__The problem__
In the entries below, find the line with "2. (p6 | p4 | ~p7)" and the line with "22. (~p3 | p1 | ~p6)". Return those two lines and all lines between them, exactly.

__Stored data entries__

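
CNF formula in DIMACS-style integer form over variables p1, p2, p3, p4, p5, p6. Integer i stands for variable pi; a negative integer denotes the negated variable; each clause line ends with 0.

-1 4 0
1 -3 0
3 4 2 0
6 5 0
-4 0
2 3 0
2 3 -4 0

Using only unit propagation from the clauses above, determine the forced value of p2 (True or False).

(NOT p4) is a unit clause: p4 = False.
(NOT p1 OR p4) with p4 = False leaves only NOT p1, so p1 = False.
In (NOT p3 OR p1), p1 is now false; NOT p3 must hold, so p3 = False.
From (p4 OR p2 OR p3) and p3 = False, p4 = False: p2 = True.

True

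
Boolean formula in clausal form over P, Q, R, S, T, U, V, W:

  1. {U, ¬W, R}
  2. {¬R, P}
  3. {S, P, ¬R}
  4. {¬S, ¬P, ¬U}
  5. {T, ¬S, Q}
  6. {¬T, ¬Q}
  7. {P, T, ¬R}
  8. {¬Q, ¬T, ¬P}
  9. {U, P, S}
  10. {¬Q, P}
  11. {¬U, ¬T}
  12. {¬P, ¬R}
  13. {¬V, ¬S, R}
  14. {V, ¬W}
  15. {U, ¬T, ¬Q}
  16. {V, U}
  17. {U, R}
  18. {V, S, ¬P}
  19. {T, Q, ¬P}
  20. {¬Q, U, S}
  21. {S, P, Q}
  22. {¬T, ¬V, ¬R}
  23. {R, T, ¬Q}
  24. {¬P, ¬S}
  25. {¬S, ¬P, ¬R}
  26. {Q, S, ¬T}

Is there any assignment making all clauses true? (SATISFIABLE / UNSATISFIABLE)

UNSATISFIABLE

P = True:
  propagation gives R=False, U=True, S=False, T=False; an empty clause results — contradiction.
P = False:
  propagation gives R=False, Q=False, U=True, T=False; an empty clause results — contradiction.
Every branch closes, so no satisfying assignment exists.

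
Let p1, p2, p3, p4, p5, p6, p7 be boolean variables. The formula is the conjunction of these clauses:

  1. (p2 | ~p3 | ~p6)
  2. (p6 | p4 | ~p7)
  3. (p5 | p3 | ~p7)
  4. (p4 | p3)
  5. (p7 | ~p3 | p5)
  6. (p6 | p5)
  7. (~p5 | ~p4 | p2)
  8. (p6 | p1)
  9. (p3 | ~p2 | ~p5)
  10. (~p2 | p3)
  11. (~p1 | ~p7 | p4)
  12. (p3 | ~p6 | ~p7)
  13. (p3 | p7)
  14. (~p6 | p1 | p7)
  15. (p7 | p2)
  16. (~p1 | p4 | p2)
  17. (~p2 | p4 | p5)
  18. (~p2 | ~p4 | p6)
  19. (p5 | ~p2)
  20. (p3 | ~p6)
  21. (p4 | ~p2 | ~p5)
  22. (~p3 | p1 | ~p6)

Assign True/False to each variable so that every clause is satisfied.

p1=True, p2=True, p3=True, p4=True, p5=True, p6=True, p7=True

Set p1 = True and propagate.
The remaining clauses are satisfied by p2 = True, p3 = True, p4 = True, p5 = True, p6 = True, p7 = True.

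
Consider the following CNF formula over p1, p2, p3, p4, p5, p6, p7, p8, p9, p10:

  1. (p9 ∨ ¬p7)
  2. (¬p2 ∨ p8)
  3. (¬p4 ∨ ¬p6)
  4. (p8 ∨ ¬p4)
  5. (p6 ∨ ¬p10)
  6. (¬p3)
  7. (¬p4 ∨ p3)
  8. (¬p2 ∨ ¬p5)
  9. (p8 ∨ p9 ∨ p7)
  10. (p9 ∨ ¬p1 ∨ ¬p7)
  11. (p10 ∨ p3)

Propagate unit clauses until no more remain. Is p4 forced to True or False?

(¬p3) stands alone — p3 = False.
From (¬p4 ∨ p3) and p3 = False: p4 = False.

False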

* * *

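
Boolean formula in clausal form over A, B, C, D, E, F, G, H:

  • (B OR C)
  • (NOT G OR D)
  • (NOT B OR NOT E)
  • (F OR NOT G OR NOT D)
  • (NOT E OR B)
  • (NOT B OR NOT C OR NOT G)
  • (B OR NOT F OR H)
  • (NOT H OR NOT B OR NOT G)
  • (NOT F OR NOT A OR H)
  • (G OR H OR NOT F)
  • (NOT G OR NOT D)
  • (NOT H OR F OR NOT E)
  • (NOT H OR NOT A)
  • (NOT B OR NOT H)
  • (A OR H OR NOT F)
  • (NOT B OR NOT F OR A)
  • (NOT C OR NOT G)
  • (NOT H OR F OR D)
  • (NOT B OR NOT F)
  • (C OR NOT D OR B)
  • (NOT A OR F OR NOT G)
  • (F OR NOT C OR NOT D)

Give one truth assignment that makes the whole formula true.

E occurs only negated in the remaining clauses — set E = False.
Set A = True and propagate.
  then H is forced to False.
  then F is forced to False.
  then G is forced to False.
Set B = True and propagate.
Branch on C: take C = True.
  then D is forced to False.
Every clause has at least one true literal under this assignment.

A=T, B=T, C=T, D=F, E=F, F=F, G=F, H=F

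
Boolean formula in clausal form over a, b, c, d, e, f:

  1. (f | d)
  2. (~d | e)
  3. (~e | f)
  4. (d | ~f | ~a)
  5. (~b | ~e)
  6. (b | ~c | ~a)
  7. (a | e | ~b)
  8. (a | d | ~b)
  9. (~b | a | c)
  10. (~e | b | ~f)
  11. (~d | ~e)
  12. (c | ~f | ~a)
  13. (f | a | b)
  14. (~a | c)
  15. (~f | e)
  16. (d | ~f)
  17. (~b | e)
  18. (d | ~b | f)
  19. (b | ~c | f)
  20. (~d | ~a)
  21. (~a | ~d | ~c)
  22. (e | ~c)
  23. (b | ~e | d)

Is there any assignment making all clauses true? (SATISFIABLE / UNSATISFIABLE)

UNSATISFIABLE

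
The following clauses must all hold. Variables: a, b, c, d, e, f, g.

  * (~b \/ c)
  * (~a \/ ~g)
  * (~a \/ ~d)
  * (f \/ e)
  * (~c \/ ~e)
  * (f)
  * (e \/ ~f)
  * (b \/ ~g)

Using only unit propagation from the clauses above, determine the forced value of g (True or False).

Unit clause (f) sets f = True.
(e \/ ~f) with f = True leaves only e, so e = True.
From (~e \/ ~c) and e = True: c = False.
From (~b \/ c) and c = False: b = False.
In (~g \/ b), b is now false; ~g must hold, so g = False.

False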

...

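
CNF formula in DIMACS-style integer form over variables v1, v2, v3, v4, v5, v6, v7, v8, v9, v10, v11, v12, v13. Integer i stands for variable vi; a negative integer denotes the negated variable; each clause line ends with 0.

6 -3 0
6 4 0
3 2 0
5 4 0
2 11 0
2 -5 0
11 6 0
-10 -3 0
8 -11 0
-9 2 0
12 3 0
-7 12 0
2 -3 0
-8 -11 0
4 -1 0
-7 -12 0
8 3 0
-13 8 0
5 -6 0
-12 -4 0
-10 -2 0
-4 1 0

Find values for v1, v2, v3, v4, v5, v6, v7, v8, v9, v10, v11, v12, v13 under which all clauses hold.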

__Answer area__
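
  2. (p6 | p4 | ~p7)
  3. (p5 | p3 | ~p7)
  4. (p4 | p3)
  5. (p7 | ~p3 | p5)
  6. (p6 | p5)
  7. (~p5 | ~p4 | p2)
  8. (p6 | p1)
  9. (p3 | ~p2 | ~p5)
  10. (~p2 | p3)
  11. (~p1 | ~p7 | p4)
  12. (p3 | ~p6 | ~p7)
  13. (p3 | p7)
  14. (~p6 | p1 | p7)
  15. (p7 | p2)
  16. (~p1 | p4 | p2)
  17. (~p2 | p4 | p5)
  18. (~p2 | ~p4 | p6)
  19. (p5 | ~p2)
  20. (p3 | ~p6)
  21. (p4 | ~p2 | ~p5)
  22. (~p3 | p1 | ~p6)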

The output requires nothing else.